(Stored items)
::::::
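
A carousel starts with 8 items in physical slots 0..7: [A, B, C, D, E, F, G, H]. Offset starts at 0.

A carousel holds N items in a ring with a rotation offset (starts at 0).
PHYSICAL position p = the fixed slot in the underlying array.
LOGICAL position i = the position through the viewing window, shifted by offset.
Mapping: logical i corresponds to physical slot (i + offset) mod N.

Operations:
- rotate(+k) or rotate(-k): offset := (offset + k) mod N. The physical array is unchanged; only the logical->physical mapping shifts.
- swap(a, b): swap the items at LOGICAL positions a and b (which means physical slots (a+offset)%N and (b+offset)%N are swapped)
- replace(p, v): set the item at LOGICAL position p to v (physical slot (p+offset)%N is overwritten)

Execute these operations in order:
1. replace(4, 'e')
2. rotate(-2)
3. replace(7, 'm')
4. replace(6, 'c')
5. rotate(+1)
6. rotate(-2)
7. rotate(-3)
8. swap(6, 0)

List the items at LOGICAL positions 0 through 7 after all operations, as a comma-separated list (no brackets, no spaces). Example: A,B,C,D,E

Answer: A,D,c,m,G,H,C,B

Derivation:
After op 1 (replace(4, 'e')): offset=0, physical=[A,B,C,D,e,F,G,H], logical=[A,B,C,D,e,F,G,H]
After op 2 (rotate(-2)): offset=6, physical=[A,B,C,D,e,F,G,H], logical=[G,H,A,B,C,D,e,F]
After op 3 (replace(7, 'm')): offset=6, physical=[A,B,C,D,e,m,G,H], logical=[G,H,A,B,C,D,e,m]
After op 4 (replace(6, 'c')): offset=6, physical=[A,B,C,D,c,m,G,H], logical=[G,H,A,B,C,D,c,m]
After op 5 (rotate(+1)): offset=7, physical=[A,B,C,D,c,m,G,H], logical=[H,A,B,C,D,c,m,G]
After op 6 (rotate(-2)): offset=5, physical=[A,B,C,D,c,m,G,H], logical=[m,G,H,A,B,C,D,c]
After op 7 (rotate(-3)): offset=2, physical=[A,B,C,D,c,m,G,H], logical=[C,D,c,m,G,H,A,B]
After op 8 (swap(6, 0)): offset=2, physical=[C,B,A,D,c,m,G,H], logical=[A,D,c,m,G,H,C,B]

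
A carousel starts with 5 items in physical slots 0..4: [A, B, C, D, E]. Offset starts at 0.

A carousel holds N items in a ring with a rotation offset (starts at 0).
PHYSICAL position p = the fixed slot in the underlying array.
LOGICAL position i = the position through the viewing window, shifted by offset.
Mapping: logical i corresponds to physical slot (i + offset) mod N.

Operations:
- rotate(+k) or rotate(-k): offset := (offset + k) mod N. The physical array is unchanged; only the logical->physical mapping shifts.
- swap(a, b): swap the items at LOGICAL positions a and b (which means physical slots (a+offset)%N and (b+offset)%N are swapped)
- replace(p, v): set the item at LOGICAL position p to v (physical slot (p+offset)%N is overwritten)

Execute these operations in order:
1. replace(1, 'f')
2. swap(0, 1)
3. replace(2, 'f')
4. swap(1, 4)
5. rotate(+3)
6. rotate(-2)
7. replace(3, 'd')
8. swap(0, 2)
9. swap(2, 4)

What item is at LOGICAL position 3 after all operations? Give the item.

After op 1 (replace(1, 'f')): offset=0, physical=[A,f,C,D,E], logical=[A,f,C,D,E]
After op 2 (swap(0, 1)): offset=0, physical=[f,A,C,D,E], logical=[f,A,C,D,E]
After op 3 (replace(2, 'f')): offset=0, physical=[f,A,f,D,E], logical=[f,A,f,D,E]
After op 4 (swap(1, 4)): offset=0, physical=[f,E,f,D,A], logical=[f,E,f,D,A]
After op 5 (rotate(+3)): offset=3, physical=[f,E,f,D,A], logical=[D,A,f,E,f]
After op 6 (rotate(-2)): offset=1, physical=[f,E,f,D,A], logical=[E,f,D,A,f]
After op 7 (replace(3, 'd')): offset=1, physical=[f,E,f,D,d], logical=[E,f,D,d,f]
After op 8 (swap(0, 2)): offset=1, physical=[f,D,f,E,d], logical=[D,f,E,d,f]
After op 9 (swap(2, 4)): offset=1, physical=[E,D,f,f,d], logical=[D,f,f,d,E]

Answer: d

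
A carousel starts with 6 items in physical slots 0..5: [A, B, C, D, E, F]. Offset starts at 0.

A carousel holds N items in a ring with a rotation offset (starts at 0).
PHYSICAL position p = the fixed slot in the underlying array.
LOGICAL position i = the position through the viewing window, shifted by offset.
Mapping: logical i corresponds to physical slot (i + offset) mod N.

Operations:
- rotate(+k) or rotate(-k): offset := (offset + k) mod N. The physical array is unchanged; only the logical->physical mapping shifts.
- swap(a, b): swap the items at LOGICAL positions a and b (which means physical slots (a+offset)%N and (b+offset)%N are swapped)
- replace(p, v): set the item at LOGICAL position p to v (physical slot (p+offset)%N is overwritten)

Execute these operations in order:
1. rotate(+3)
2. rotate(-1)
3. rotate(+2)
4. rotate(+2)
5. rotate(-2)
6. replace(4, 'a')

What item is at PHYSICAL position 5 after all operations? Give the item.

After op 1 (rotate(+3)): offset=3, physical=[A,B,C,D,E,F], logical=[D,E,F,A,B,C]
After op 2 (rotate(-1)): offset=2, physical=[A,B,C,D,E,F], logical=[C,D,E,F,A,B]
After op 3 (rotate(+2)): offset=4, physical=[A,B,C,D,E,F], logical=[E,F,A,B,C,D]
After op 4 (rotate(+2)): offset=0, physical=[A,B,C,D,E,F], logical=[A,B,C,D,E,F]
After op 5 (rotate(-2)): offset=4, physical=[A,B,C,D,E,F], logical=[E,F,A,B,C,D]
After op 6 (replace(4, 'a')): offset=4, physical=[A,B,a,D,E,F], logical=[E,F,A,B,a,D]

Answer: F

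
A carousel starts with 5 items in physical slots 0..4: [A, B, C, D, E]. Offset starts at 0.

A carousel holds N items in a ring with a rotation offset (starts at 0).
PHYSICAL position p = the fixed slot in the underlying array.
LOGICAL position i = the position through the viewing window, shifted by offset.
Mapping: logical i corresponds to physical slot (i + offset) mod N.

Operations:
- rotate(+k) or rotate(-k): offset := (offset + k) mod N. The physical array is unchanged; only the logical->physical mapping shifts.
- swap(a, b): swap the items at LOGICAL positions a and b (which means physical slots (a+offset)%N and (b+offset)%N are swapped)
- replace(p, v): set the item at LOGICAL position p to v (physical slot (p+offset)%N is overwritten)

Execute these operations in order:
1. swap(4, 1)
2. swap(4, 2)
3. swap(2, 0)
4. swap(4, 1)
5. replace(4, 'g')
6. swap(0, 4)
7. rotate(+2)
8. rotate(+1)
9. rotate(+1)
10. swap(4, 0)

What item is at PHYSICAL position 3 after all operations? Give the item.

Answer: B

Derivation:
After op 1 (swap(4, 1)): offset=0, physical=[A,E,C,D,B], logical=[A,E,C,D,B]
After op 2 (swap(4, 2)): offset=0, physical=[A,E,B,D,C], logical=[A,E,B,D,C]
After op 3 (swap(2, 0)): offset=0, physical=[B,E,A,D,C], logical=[B,E,A,D,C]
After op 4 (swap(4, 1)): offset=0, physical=[B,C,A,D,E], logical=[B,C,A,D,E]
After op 5 (replace(4, 'g')): offset=0, physical=[B,C,A,D,g], logical=[B,C,A,D,g]
After op 6 (swap(0, 4)): offset=0, physical=[g,C,A,D,B], logical=[g,C,A,D,B]
After op 7 (rotate(+2)): offset=2, physical=[g,C,A,D,B], logical=[A,D,B,g,C]
After op 8 (rotate(+1)): offset=3, physical=[g,C,A,D,B], logical=[D,B,g,C,A]
After op 9 (rotate(+1)): offset=4, physical=[g,C,A,D,B], logical=[B,g,C,A,D]
After op 10 (swap(4, 0)): offset=4, physical=[g,C,A,B,D], logical=[D,g,C,A,B]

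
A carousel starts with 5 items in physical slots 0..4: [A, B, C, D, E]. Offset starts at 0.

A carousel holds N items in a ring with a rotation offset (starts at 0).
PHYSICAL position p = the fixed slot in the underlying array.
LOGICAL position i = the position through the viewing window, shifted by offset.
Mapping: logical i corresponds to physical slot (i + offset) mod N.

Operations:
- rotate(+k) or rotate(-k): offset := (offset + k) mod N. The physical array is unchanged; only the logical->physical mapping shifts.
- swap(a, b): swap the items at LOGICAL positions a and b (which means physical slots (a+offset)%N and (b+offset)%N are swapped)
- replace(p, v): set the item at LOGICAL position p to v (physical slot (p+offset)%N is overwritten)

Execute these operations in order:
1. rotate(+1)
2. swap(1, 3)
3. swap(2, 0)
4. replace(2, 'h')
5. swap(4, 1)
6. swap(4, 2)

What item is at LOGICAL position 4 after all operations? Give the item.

Answer: h

Derivation:
After op 1 (rotate(+1)): offset=1, physical=[A,B,C,D,E], logical=[B,C,D,E,A]
After op 2 (swap(1, 3)): offset=1, physical=[A,B,E,D,C], logical=[B,E,D,C,A]
After op 3 (swap(2, 0)): offset=1, physical=[A,D,E,B,C], logical=[D,E,B,C,A]
After op 4 (replace(2, 'h')): offset=1, physical=[A,D,E,h,C], logical=[D,E,h,C,A]
After op 5 (swap(4, 1)): offset=1, physical=[E,D,A,h,C], logical=[D,A,h,C,E]
After op 6 (swap(4, 2)): offset=1, physical=[h,D,A,E,C], logical=[D,A,E,C,h]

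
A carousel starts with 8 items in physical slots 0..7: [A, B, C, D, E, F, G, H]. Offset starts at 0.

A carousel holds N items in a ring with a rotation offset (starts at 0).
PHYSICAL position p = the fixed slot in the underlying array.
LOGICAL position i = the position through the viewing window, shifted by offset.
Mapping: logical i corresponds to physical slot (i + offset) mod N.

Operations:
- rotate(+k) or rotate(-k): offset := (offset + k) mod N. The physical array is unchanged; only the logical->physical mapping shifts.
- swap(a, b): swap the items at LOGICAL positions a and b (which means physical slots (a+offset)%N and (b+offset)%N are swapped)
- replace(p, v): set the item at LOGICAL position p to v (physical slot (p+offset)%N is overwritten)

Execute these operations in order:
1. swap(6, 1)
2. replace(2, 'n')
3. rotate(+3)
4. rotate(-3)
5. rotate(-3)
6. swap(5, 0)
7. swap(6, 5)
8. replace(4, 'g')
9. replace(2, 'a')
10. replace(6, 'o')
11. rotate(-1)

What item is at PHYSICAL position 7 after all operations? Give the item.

Answer: a

Derivation:
After op 1 (swap(6, 1)): offset=0, physical=[A,G,C,D,E,F,B,H], logical=[A,G,C,D,E,F,B,H]
After op 2 (replace(2, 'n')): offset=0, physical=[A,G,n,D,E,F,B,H], logical=[A,G,n,D,E,F,B,H]
After op 3 (rotate(+3)): offset=3, physical=[A,G,n,D,E,F,B,H], logical=[D,E,F,B,H,A,G,n]
After op 4 (rotate(-3)): offset=0, physical=[A,G,n,D,E,F,B,H], logical=[A,G,n,D,E,F,B,H]
After op 5 (rotate(-3)): offset=5, physical=[A,G,n,D,E,F,B,H], logical=[F,B,H,A,G,n,D,E]
After op 6 (swap(5, 0)): offset=5, physical=[A,G,F,D,E,n,B,H], logical=[n,B,H,A,G,F,D,E]
After op 7 (swap(6, 5)): offset=5, physical=[A,G,D,F,E,n,B,H], logical=[n,B,H,A,G,D,F,E]
After op 8 (replace(4, 'g')): offset=5, physical=[A,g,D,F,E,n,B,H], logical=[n,B,H,A,g,D,F,E]
After op 9 (replace(2, 'a')): offset=5, physical=[A,g,D,F,E,n,B,a], logical=[n,B,a,A,g,D,F,E]
After op 10 (replace(6, 'o')): offset=5, physical=[A,g,D,o,E,n,B,a], logical=[n,B,a,A,g,D,o,E]
After op 11 (rotate(-1)): offset=4, physical=[A,g,D,o,E,n,B,a], logical=[E,n,B,a,A,g,D,o]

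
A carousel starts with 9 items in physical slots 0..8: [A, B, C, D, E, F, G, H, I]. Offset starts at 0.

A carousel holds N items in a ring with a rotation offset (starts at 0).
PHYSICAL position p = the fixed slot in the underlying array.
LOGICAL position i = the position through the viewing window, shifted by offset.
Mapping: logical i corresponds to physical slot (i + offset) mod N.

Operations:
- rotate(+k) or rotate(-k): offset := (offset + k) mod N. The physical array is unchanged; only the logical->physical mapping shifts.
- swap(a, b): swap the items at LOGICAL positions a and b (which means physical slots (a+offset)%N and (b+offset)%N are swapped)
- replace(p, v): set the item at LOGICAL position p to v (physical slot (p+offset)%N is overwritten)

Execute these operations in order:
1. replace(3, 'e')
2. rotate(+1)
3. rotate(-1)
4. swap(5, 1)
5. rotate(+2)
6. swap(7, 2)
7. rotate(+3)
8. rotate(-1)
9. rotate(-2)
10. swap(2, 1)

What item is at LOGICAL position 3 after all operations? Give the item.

Answer: B

Derivation:
After op 1 (replace(3, 'e')): offset=0, physical=[A,B,C,e,E,F,G,H,I], logical=[A,B,C,e,E,F,G,H,I]
After op 2 (rotate(+1)): offset=1, physical=[A,B,C,e,E,F,G,H,I], logical=[B,C,e,E,F,G,H,I,A]
After op 3 (rotate(-1)): offset=0, physical=[A,B,C,e,E,F,G,H,I], logical=[A,B,C,e,E,F,G,H,I]
After op 4 (swap(5, 1)): offset=0, physical=[A,F,C,e,E,B,G,H,I], logical=[A,F,C,e,E,B,G,H,I]
After op 5 (rotate(+2)): offset=2, physical=[A,F,C,e,E,B,G,H,I], logical=[C,e,E,B,G,H,I,A,F]
After op 6 (swap(7, 2)): offset=2, physical=[E,F,C,e,A,B,G,H,I], logical=[C,e,A,B,G,H,I,E,F]
After op 7 (rotate(+3)): offset=5, physical=[E,F,C,e,A,B,G,H,I], logical=[B,G,H,I,E,F,C,e,A]
After op 8 (rotate(-1)): offset=4, physical=[E,F,C,e,A,B,G,H,I], logical=[A,B,G,H,I,E,F,C,e]
After op 9 (rotate(-2)): offset=2, physical=[E,F,C,e,A,B,G,H,I], logical=[C,e,A,B,G,H,I,E,F]
After op 10 (swap(2, 1)): offset=2, physical=[E,F,C,A,e,B,G,H,I], logical=[C,A,e,B,G,H,I,E,F]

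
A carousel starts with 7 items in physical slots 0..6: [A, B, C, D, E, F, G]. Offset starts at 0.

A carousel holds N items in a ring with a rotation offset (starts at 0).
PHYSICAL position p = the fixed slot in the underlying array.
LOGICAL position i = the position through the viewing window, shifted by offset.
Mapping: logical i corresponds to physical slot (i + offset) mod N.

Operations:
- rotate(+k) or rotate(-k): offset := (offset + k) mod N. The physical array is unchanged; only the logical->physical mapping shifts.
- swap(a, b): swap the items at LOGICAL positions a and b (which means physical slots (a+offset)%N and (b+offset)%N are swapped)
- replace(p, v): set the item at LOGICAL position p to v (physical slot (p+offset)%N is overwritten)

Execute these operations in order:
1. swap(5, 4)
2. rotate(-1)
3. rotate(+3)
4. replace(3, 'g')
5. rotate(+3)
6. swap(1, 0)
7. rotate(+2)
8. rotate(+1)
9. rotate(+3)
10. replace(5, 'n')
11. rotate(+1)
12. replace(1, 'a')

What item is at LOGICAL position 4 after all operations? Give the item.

After op 1 (swap(5, 4)): offset=0, physical=[A,B,C,D,F,E,G], logical=[A,B,C,D,F,E,G]
After op 2 (rotate(-1)): offset=6, physical=[A,B,C,D,F,E,G], logical=[G,A,B,C,D,F,E]
After op 3 (rotate(+3)): offset=2, physical=[A,B,C,D,F,E,G], logical=[C,D,F,E,G,A,B]
After op 4 (replace(3, 'g')): offset=2, physical=[A,B,C,D,F,g,G], logical=[C,D,F,g,G,A,B]
After op 5 (rotate(+3)): offset=5, physical=[A,B,C,D,F,g,G], logical=[g,G,A,B,C,D,F]
After op 6 (swap(1, 0)): offset=5, physical=[A,B,C,D,F,G,g], logical=[G,g,A,B,C,D,F]
After op 7 (rotate(+2)): offset=0, physical=[A,B,C,D,F,G,g], logical=[A,B,C,D,F,G,g]
After op 8 (rotate(+1)): offset=1, physical=[A,B,C,D,F,G,g], logical=[B,C,D,F,G,g,A]
After op 9 (rotate(+3)): offset=4, physical=[A,B,C,D,F,G,g], logical=[F,G,g,A,B,C,D]
After op 10 (replace(5, 'n')): offset=4, physical=[A,B,n,D,F,G,g], logical=[F,G,g,A,B,n,D]
After op 11 (rotate(+1)): offset=5, physical=[A,B,n,D,F,G,g], logical=[G,g,A,B,n,D,F]
After op 12 (replace(1, 'a')): offset=5, physical=[A,B,n,D,F,G,a], logical=[G,a,A,B,n,D,F]

Answer: n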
::::::
TASK STATEMENT –
After locating the line with "1. swap(5, 4)" above, return that line and every later line through the one with "12. replace(1, 'a')", word for word and with nothing else.

TASK OUTPUT –
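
1. swap(5, 4)
2. rotate(-1)
3. rotate(+3)
4. replace(3, 'g')
5. rotate(+3)
6. swap(1, 0)
7. rotate(+2)
8. rotate(+1)
9. rotate(+3)
10. replace(5, 'n')
11. rotate(+1)
12. replace(1, 'a')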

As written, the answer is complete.